EXTRACTED MATERIAL section start
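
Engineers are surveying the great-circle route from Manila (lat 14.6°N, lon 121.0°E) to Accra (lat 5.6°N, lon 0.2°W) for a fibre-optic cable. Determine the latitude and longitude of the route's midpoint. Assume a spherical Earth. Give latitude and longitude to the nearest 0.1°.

From cos δ = sin φ₁ sin φ₂ + cos φ₁ cos φ₂ cos Δλ, the central angle is δ ≈ 2.065 rad (118.3°).
Interpolate at f = 1/2 with slerp weights a = sin((1−f)δ)/sin δ ≈ 0.975, b = sin(fδ)/sin δ ≈ 0.975.
p = a·p₁ + b·p₂ ≈ (0.485, 0.806, 0.341); φ = arcsin(p_z) ≈ 19.94°, λ = atan2(p_y, p_x) ≈ 58.97°.

≈ lat 19.9°N, lon 59.0°E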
EXTRACTED MATERIAL section end
> **EXERCISE OBJECTIVE**
Reproduce the data above in full, keeping it exactly the same.

> **EXERCISE RESPONSE**
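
Engineers are surveying the great-circle route from Manila (lat 14.6°N, lon 121.0°E) to Accra (lat 5.6°N, lon 0.2°W) for a fibre-optic cable. Determine the latitude and longitude of the route's midpoint. Assume a spherical Earth. Give latitude and longitude to the nearest 0.1°.

From cos δ = sin φ₁ sin φ₂ + cos φ₁ cos φ₂ cos Δλ, the central angle is δ ≈ 2.065 rad (118.3°).
Interpolate at f = 1/2 with slerp weights a = sin((1−f)δ)/sin δ ≈ 0.975, b = sin(fδ)/sin δ ≈ 0.975.
p = a·p₁ + b·p₂ ≈ (0.485, 0.806, 0.341); φ = arcsin(p_z) ≈ 19.94°, λ = atan2(p_y, p_x) ≈ 58.97°.

≈ lat 19.9°N, lon 59.0°E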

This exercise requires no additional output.